• [Information provided]
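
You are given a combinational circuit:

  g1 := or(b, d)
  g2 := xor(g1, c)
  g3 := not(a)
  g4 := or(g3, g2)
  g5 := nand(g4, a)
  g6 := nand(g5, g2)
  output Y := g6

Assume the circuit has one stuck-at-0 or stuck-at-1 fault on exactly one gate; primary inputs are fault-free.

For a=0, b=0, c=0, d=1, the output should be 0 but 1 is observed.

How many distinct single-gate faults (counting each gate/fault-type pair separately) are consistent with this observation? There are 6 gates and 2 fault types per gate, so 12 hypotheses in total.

4

Fault-free: g1=1, g2=1, g3=1, g4=1, g5=1, g6=0 → 0. Observed 1.
  g1 stuck-at-0: output 1 ✓
  g1 stuck-at-1: output 0 ✗
  g2 stuck-at-0: output 1 ✓
  g2 stuck-at-1: output 0 ✗
  g3 stuck-at-0: output 0 ✗
  g3 stuck-at-1: output 0 ✗
  g4 stuck-at-0: output 0 ✗
  g4 stuck-at-1: output 0 ✗
  g5 stuck-at-0: output 1 ✓
  g5 stuck-at-1: output 0 ✗
  g6 stuck-at-0: output 0 ✗
  g6 stuck-at-1: output 1 ✓
Consistent faults: {g1 stuck-at-0, g2 stuck-at-0, g5 stuck-at-0, g6 stuck-at-1} — 4 in all.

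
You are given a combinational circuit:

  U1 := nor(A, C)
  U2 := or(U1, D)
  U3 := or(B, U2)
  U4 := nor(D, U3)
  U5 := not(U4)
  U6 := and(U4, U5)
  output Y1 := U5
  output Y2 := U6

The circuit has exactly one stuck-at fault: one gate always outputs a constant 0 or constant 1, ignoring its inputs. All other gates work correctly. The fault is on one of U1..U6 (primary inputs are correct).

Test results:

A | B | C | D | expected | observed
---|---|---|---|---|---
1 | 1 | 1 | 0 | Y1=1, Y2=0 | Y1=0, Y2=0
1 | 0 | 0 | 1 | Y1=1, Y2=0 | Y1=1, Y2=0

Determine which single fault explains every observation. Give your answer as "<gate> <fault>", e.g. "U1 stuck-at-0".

Fault-free values for test 1 (A=1, B=1, C=1, D=0): U1=0, U2=0, U3=1, U4=0, U5=1, U6=0, giving Y1=1, Y2=0. Observed Y1=0, Y2=0.
Test 1: faults giving observed Y1=0, Y2=0 are {U3 stuck-at-0, U4 stuck-at-1, U5 stuck-at-0}.
Test 2 (A=1, B=0, C=0, D=1): fault-free U1=0, U2=1, U3=1, U4=0, U5=1, U6=0 → Y1=1, Y2=0; observed Y1=1, Y2=0. Eliminates U4 stuck-at-1, U5 stuck-at-0.
Only U3 stuck-at-0 is consistent with every test.

U3 stuck-at-0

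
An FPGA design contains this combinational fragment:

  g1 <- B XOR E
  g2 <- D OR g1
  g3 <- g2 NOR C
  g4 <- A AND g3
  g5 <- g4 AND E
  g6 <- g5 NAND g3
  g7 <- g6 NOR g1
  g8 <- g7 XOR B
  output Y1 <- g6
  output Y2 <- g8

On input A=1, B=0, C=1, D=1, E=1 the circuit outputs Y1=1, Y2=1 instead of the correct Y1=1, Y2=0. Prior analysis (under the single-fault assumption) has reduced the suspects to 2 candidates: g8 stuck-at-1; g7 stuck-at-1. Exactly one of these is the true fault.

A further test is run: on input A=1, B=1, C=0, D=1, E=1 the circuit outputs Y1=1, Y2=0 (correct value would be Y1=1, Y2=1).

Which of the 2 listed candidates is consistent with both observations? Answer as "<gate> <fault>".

Evaluate each candidate on input A=1, B=1, C=0, D=1, E=1:
  g8 stuck-at-1: g1=0, g2=1, g3=0, g4=0, g5=0, g6=1, g7=0, g8=1 [stuck-at-1] → Y1=1, Y2=1 — eliminated
  g7 stuck-at-1: g1=0, g2=1, g3=0, g4=0, g5=0, g6=1, g7=1 [stuck-at-1], g8=0 → Y1=1, Y2=0 — matches
Only g7 stuck-at-1 reproduces the observed Y1=1, Y2=0.

g7 stuck-at-1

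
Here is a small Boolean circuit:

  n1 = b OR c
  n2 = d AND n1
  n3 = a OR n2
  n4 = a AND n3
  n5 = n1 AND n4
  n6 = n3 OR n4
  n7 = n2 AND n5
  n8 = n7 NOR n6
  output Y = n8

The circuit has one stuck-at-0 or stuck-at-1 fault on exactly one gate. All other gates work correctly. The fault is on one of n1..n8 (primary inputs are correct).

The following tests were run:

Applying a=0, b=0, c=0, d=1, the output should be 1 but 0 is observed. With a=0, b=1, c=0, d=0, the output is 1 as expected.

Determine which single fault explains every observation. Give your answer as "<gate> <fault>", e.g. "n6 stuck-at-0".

n1 stuck-at-1

Fault-free values for test 1 (a=0, b=0, c=0, d=1): n1=0, n2=0, n3=0, n4=0, n5=0, n6=0, n7=0, n8=1, giving Y=1. Observed 0.
Test 1: faults giving observed 0 are {n1 stuck-at-1, n2 stuck-at-1, n3 stuck-at-1, n4 stuck-at-1, n6 stuck-at-1, n7 stuck-at-1, n8 stuck-at-0}.
Test 2 (a=0, b=1, c=0, d=0): fault-free n1=1, n2=0, n3=0, n4=0, n5=0, n6=0, n7=0, n8=1 → 1; observed 1. Eliminates n2 stuck-at-1, n3 stuck-at-1, n4 stuck-at-1, n6 stuck-at-1, n7 stuck-at-1, n8 stuck-at-0.
Only n1 stuck-at-1 is consistent with every test.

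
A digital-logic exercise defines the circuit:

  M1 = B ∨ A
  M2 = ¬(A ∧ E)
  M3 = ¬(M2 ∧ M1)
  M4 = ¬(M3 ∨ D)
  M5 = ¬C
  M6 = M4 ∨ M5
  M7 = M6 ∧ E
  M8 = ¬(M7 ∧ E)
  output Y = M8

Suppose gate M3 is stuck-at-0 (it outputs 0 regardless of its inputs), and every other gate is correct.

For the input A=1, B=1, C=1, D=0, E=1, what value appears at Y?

Propagate with M3 forced: M1=1, M2=0, M3=0 [stuck-at-0], M4=1, M5=0, M6=1, M7=1, M8=0.
So Y = 0. (Without the fault it would be 1.)

0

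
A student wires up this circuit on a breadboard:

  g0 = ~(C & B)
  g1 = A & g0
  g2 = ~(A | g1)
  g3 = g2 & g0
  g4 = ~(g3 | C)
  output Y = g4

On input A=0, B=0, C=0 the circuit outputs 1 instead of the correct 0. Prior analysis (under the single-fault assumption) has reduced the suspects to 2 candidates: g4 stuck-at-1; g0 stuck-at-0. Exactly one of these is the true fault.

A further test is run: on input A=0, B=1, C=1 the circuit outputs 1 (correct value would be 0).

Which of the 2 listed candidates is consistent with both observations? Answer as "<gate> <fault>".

g4 stuck-at-1

Evaluate each candidate on input A=0, B=1, C=1:
  g4 stuck-at-1: g0=0, g1=0, g2=1, g3=0, g4=1 [stuck-at-1] → 1 — matches
  g0 stuck-at-0: g0=0 [stuck-at-0], g1=0, g2=1, g3=0, g4=0 → 0 — eliminated
Only g4 stuck-at-1 reproduces the observed 1.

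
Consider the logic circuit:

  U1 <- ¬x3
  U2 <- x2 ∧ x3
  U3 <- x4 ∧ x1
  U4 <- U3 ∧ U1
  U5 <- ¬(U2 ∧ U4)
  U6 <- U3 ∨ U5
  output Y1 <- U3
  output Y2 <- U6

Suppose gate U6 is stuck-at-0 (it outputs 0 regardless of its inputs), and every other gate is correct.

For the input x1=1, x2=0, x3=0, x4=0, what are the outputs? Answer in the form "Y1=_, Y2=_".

Y1=0, Y2=0

Propagate with U6 forced: U1=1, U2=0, U3=0, U4=0, U5=1, U6=0 [stuck-at-0].
So the outputs are Y1=0, Y2=0. (Without the fault they would be Y1=0, Y2=1.)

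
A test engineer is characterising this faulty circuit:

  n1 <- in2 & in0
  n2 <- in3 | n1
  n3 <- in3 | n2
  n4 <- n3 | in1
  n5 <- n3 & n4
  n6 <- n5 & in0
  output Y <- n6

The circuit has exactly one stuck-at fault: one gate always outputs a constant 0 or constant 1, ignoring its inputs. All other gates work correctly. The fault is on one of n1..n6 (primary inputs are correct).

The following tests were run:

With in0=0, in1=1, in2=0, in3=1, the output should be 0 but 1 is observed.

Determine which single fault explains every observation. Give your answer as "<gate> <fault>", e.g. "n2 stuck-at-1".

n6 stuck-at-1

Fault-free values for test 1 (in0=0, in1=1, in2=0, in3=1): n1=0, n2=1, n3=1, n4=1, n5=1, n6=0, giving Y=0. Observed 1.
Test 1: faults giving observed 1 are {n6 stuck-at-1}.
Only n6 stuck-at-1 is consistent with every test.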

• [Exercise aim] Within the data above, the span starting at the line containing "U1 := nor(A, C)" and ending at the line containing "output Y = n8" is to be retyped exactly, with no other lines.

• [Solution for this exercise]
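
  U1 := nor(A, C)
  U2 := or(U1, D)
  U3 := or(B, U2)
  U4 := nor(D, U3)
  U5 := not(U4)
  U6 := and(U4, U5)
  output Y1 := U5
  output Y2 := U6

The circuit has exactly one stuck-at fault: one gate always outputs a constant 0 or constant 1, ignoring its inputs. All other gates work correctly. The fault is on one of U1..U6 (primary inputs are correct).

Test results:

A | B | C | D | expected | observed
---|---|---|---|---|---
1 | 1 | 1 | 0 | Y1=1, Y2=0 | Y1=0, Y2=0
1 | 0 | 0 | 1 | Y1=1, Y2=0 | Y1=1, Y2=0

Determine which single fault explains every observation. Give your answer as "<gate> <fault>", e.g. "U1 stuck-at-0".

Fault-free values for test 1 (A=1, B=1, C=1, D=0): U1=0, U2=0, U3=1, U4=0, U5=1, U6=0, giving Y1=1, Y2=0. Observed Y1=0, Y2=0.
Test 1: faults giving observed Y1=0, Y2=0 are {U3 stuck-at-0, U4 stuck-at-1, U5 stuck-at-0}.
Test 2 (A=1, B=0, C=0, D=1): fault-free U1=0, U2=1, U3=1, U4=0, U5=1, U6=0 → Y1=1, Y2=0; observed Y1=1, Y2=0. Eliminates U4 stuck-at-1, U5 stuck-at-0.
Only U3 stuck-at-0 is consistent with every test.

U3 stuck-at-0

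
An FPGA design contains this combinational fragment:

  g1 <- B XOR E
  g2 <- D OR g1
  g3 <- g2 NOR C
  g4 <- A AND g3
  g5 <- g4 AND E
  g6 <- g5 NAND g3
  g7 <- g6 NOR g1
  g8 <- g7 XOR B
  output Y1 <- g6
  output Y2 <- g8

On input A=1, B=0, C=1, D=1, E=1 the circuit outputs Y1=1, Y2=1 instead of the correct Y1=1, Y2=0. Prior analysis (under the single-fault assumption) has reduced the suspects to 2 candidates: g8 stuck-at-1; g7 stuck-at-1. Exactly one of these is the true fault.

A further test is run: on input A=1, B=1, C=0, D=1, E=1 the circuit outputs Y1=1, Y2=0 (correct value would be Y1=1, Y2=1).

Which of the 2 listed candidates is consistent with both observations? Answer as "<gate> <fault>".

Evaluate each candidate on input A=1, B=1, C=0, D=1, E=1:
  g8 stuck-at-1: g1=0, g2=1, g3=0, g4=0, g5=0, g6=1, g7=0, g8=1 [stuck-at-1] → Y1=1, Y2=1 — eliminated
  g7 stuck-at-1: g1=0, g2=1, g3=0, g4=0, g5=0, g6=1, g7=1 [stuck-at-1], g8=0 → Y1=1, Y2=0 — matches
Only g7 stuck-at-1 reproduces the observed Y1=1, Y2=0.

g7 stuck-at-1

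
Here is a small Boolean circuit:

  n1 = b OR c
  n2 = d AND n1
  n3 = a OR n2
  n4 = a AND n3
  n5 = n1 AND n4
  n6 = n3 OR n4
  n7 = n2 AND n5
  n8 = n7 NOR n6
  output Y = n8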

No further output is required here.